= MATERIAL FOR THIS TASK =
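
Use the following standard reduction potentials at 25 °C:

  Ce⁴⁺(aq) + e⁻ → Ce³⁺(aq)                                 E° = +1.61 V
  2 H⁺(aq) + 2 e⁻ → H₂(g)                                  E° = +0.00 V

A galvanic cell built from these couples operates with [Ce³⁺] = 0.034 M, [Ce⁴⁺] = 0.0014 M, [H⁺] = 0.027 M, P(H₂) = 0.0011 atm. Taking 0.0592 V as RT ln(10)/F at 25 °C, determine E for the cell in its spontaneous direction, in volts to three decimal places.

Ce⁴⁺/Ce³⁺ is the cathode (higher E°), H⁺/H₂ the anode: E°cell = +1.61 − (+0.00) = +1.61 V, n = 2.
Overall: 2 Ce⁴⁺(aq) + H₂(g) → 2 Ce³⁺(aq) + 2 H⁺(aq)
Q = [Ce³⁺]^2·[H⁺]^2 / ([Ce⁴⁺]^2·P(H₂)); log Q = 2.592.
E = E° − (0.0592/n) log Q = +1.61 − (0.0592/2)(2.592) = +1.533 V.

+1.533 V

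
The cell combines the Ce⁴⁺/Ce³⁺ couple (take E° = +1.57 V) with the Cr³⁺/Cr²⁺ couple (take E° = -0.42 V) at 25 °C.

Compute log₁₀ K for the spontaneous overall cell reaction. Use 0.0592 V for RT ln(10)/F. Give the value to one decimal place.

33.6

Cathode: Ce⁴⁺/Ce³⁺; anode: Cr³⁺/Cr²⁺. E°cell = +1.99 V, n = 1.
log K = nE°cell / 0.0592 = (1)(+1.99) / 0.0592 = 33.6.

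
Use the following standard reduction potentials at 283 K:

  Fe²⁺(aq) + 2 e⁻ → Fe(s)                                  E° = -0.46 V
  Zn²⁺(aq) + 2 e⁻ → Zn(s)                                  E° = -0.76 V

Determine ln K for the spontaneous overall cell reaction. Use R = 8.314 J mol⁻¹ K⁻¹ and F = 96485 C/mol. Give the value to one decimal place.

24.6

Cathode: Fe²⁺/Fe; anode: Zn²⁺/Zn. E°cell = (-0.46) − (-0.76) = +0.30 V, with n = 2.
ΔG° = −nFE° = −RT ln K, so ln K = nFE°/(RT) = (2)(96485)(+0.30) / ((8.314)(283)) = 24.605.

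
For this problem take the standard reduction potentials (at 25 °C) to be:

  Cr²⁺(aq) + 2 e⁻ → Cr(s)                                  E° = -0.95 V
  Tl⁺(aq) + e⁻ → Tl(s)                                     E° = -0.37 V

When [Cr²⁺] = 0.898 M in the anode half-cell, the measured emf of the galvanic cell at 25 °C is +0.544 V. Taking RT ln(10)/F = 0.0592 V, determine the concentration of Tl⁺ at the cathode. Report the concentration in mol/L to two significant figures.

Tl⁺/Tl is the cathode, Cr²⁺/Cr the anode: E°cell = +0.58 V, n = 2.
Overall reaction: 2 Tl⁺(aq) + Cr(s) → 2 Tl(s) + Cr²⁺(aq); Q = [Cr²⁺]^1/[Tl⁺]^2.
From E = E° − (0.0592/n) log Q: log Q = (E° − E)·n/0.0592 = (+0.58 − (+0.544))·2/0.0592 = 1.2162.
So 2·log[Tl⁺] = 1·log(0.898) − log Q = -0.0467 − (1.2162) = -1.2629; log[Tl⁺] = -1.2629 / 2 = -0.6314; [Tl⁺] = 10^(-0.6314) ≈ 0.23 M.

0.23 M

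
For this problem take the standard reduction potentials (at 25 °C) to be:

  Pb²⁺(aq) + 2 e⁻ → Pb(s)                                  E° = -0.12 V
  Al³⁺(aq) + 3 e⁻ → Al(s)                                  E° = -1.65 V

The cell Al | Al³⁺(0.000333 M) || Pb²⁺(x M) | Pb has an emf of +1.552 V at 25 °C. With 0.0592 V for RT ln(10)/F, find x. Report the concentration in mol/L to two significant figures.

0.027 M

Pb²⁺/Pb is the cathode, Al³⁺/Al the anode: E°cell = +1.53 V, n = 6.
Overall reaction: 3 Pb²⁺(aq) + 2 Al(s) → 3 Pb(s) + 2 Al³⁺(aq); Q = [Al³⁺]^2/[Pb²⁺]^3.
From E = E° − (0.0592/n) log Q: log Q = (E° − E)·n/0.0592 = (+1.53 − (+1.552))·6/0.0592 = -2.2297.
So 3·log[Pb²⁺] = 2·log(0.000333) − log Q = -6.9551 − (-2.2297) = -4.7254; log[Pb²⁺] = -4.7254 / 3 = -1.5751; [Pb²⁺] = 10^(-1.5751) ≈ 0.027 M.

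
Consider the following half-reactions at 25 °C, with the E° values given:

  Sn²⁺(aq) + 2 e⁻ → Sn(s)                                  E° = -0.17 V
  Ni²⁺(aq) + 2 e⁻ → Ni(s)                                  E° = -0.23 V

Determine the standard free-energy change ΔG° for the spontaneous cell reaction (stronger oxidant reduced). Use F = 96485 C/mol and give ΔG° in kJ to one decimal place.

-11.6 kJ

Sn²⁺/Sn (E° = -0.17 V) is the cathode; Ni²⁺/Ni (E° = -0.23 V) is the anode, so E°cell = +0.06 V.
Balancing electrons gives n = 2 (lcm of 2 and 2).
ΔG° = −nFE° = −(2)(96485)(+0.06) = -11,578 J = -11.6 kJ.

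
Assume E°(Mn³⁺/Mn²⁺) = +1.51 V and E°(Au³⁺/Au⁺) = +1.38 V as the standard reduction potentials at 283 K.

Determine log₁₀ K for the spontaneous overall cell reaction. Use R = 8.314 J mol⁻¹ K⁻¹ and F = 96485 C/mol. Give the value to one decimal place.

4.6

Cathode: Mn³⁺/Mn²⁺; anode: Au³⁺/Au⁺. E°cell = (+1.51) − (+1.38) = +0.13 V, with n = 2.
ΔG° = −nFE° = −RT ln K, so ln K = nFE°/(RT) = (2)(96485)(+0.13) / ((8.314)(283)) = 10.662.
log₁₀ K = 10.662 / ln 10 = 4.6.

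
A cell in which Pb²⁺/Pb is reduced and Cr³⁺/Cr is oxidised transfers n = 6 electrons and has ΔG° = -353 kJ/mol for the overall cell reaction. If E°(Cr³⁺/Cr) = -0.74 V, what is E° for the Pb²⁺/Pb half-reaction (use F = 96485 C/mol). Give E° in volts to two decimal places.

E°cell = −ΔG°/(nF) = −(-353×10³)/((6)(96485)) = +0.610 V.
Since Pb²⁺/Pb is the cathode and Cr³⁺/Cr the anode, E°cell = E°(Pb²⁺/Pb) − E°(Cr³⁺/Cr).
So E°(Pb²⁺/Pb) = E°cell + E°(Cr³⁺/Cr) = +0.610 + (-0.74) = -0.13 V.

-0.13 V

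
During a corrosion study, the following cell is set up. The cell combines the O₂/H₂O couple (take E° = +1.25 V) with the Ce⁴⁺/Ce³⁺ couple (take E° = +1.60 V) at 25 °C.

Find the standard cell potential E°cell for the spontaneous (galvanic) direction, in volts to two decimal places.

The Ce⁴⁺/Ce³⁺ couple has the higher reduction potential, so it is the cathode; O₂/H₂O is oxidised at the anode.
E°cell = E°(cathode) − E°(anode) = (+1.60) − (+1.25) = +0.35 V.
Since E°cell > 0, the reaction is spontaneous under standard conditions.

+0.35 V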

= DIRECTIONS =
The full set of entries, copied exactly, is the expected answer.

= ANSWER TO THIS PROBLEM =
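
Use the following standard reduction potentials at 25 °C:

  Ce⁴⁺(aq) + e⁻ → Ce³⁺(aq)                                 E° = +1.61 V
  2 H⁺(aq) + 2 e⁻ → H₂(g)                                  E° = +0.00 V

A galvanic cell built from these couples operates with [Ce³⁺] = 0.034 M, [Ce⁴⁺] = 0.0014 M, [H⁺] = 0.027 M, P(H₂) = 0.0011 atm. Taking 0.0592 V as RT ln(10)/F at 25 °C, determine E for the cell in its spontaneous direction, in volts to three decimal places.

Ce⁴⁺/Ce³⁺ is the cathode (higher E°), H⁺/H₂ the anode: E°cell = +1.61 − (+0.00) = +1.61 V, n = 2.
Overall: 2 Ce⁴⁺(aq) + H₂(g) → 2 Ce³⁺(aq) + 2 H⁺(aq)
Q = [Ce³⁺]^2·[H⁺]^2 / ([Ce⁴⁺]^2·P(H₂)); log Q = 2.592.
E = E° − (0.0592/n) log Q = +1.61 − (0.0592/2)(2.592) = +1.533 V.

+1.533 V

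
The cell combines the Ce⁴⁺/Ce³⁺ couple (take E° = +1.57 V) with the Cr³⁺/Cr²⁺ couple (take E° = -0.42 V) at 25 °C.

Compute log₁₀ K for the spontaneous overall cell reaction. Use 0.0592 V for RT ln(10)/F. Give the value to one decimal place.

33.6

Cathode: Ce⁴⁺/Ce³⁺; anode: Cr³⁺/Cr²⁺. E°cell = +1.99 V, n = 1.
log K = nE°cell / 0.0592 = (1)(+1.99) / 0.0592 = 33.6.

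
Use the following standard reduction potentials at 283 K:

  Fe²⁺(aq) + 2 e⁻ → Fe(s)                                  E° = -0.46 V
  Zn²⁺(aq) + 2 e⁻ → Zn(s)                                  E° = -0.76 V

Determine ln K for the spontaneous overall cell reaction. Use R = 8.314 J mol⁻¹ K⁻¹ and F = 96485 C/mol. Give the value to one decimal place.

24.6

Cathode: Fe²⁺/Fe; anode: Zn²⁺/Zn. E°cell = (-0.46) − (-0.76) = +0.30 V, with n = 2.
ΔG° = −nFE° = −RT ln K, so ln K = nFE°/(RT) = (2)(96485)(+0.30) / ((8.314)(283)) = 24.605.

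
For this problem take the standard reduction potentials (at 25 °C) to be:

  Cr²⁺(aq) + 2 e⁻ → Cr(s)                                  E° = -0.95 V
  Tl⁺(aq) + e⁻ → Tl(s)                                     E° = -0.37 V

When [Cr²⁺] = 0.898 M in the anode half-cell, the measured emf of the galvanic cell at 25 °C is +0.544 V. Taking RT ln(10)/F = 0.0592 V, determine the concentration of Tl⁺ at the cathode. Report the concentration in mol/L to two significant figures.

Tl⁺/Tl is the cathode, Cr²⁺/Cr the anode: E°cell = +0.58 V, n = 2.
Overall reaction: 2 Tl⁺(aq) + Cr(s) → 2 Tl(s) + Cr²⁺(aq); Q = [Cr²⁺]^1/[Tl⁺]^2.
From E = E° − (0.0592/n) log Q: log Q = (E° − E)·n/0.0592 = (+0.58 − (+0.544))·2/0.0592 = 1.2162.
So 2·log[Tl⁺] = 1·log(0.898) − log Q = -0.0467 − (1.2162) = -1.2629; log[Tl⁺] = -1.2629 / 2 = -0.6314; [Tl⁺] = 10^(-0.6314) ≈ 0.23 M.

0.23 M

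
For this problem take the standard reduction potentials (at 25 °C) to be:

  Pb²⁺(aq) + 2 e⁻ → Pb(s)                                  E° = -0.12 V
  Al³⁺(aq) + 3 e⁻ → Al(s)                                  E° = -1.65 V

The cell Al | Al³⁺(0.000333 M) || Pb²⁺(x M) | Pb has an emf of +1.552 V at 25 °C. With 0.0592 V for RT ln(10)/F, find x. Report the concentration in mol/L to two significant figures.

0.027 M

Pb²⁺/Pb is the cathode, Al³⁺/Al the anode: E°cell = +1.53 V, n = 6.
Overall reaction: 3 Pb²⁺(aq) + 2 Al(s) → 3 Pb(s) + 2 Al³⁺(aq); Q = [Al³⁺]^2/[Pb²⁺]^3.
From E = E° − (0.0592/n) log Q: log Q = (E° − E)·n/0.0592 = (+1.53 − (+1.552))·6/0.0592 = -2.2297.
So 3·log[Pb²⁺] = 2·log(0.000333) − log Q = -6.9551 − (-2.2297) = -4.7254; log[Pb²⁺] = -4.7254 / 3 = -1.5751; [Pb²⁺] = 10^(-1.5751) ≈ 0.027 M.

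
Consider the following half-reactions at 25 °C, with the E° values given:

  Sn²⁺(aq) + 2 e⁻ → Sn(s)                                  E° = -0.17 V
  Ni²⁺(aq) + 2 e⁻ → Ni(s)                                  E° = -0.23 V

Determine the standard free-energy change ΔG° for the spontaneous cell reaction (stronger oxidant reduced). Use F = 96485 C/mol and give ΔG° in kJ to one decimal place.

-11.6 kJ

Sn²⁺/Sn (E° = -0.17 V) is the cathode; Ni²⁺/Ni (E° = -0.23 V) is the anode, so E°cell = +0.06 V.
Balancing electrons gives n = 2 (lcm of 2 and 2).
ΔG° = −nFE° = −(2)(96485)(+0.06) = -11,578 J = -11.6 kJ.

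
Assume E°(Mn³⁺/Mn²⁺) = +1.51 V and E°(Au³⁺/Au⁺) = +1.38 V as the standard reduction potentials at 283 K.

Determine log₁₀ K for the spontaneous overall cell reaction. Use R = 8.314 J mol⁻¹ K⁻¹ and F = 96485 C/mol. Give the value to one decimal place.

4.6

Cathode: Mn³⁺/Mn²⁺; anode: Au³⁺/Au⁺. E°cell = (+1.51) − (+1.38) = +0.13 V, with n = 2.
ΔG° = −nFE° = −RT ln K, so ln K = nFE°/(RT) = (2)(96485)(+0.13) / ((8.314)(283)) = 10.662.
log₁₀ K = 10.662 / ln 10 = 4.6.

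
A cell in which Pb²⁺/Pb is reduced and Cr³⁺/Cr is oxidised transfers n = 6 electrons and has ΔG° = -353 kJ/mol for the overall cell reaction. If E°(Cr³⁺/Cr) = -0.74 V, what is E° for the Pb²⁺/Pb half-reaction (use F = 96485 C/mol). Give E° in volts to two decimal places.

E°cell = −ΔG°/(nF) = −(-353×10³)/((6)(96485)) = +0.610 V.
Since Pb²⁺/Pb is the cathode and Cr³⁺/Cr the anode, E°cell = E°(Pb²⁺/Pb) − E°(Cr³⁺/Cr).
So E°(Pb²⁺/Pb) = E°cell + E°(Cr³⁺/Cr) = +0.610 + (-0.74) = -0.13 V.

-0.13 V

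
During a corrosion study, the following cell is set up. The cell combines the O₂/H₂O couple (take E° = +1.25 V) with the Ce⁴⁺/Ce³⁺ couple (take E° = +1.60 V) at 25 °C.

Find the standard cell potential E°cell for the spontaneous (galvanic) direction, in volts to two decimal places.

The Ce⁴⁺/Ce³⁺ couple has the higher reduction potential, so it is the cathode; O₂/H₂O is oxidised at the anode.
E°cell = E°(cathode) − E°(anode) = (+1.60) − (+1.25) = +0.35 V.
Since E°cell > 0, the reaction is spontaneous under standard conditions.

+0.35 V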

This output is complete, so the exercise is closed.